-- Records to use follows --

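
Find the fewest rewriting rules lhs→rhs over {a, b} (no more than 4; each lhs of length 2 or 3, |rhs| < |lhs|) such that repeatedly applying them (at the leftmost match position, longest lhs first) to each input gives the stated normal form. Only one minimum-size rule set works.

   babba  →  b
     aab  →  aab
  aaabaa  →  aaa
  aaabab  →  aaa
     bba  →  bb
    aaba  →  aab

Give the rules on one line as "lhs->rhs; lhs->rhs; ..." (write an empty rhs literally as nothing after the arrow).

  | babba => ba => b
  | aab
  | aaabaa => aaa
  | aaabab => aaa

ba->b; baa->; bab->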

-- Records to use concluded --

Using the entries above, restate word for word every line from the one that contains "Give the rules" through the last.

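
Give the rules on one line as "lhs->rhs; lhs->rhs; ..." (write an empty rhs literally as nothing after the arrow).

  | babba => ba => b
  | aab
  | aaabaa => aaa
  | aaabab => aaa

ba->b; baa->; bab->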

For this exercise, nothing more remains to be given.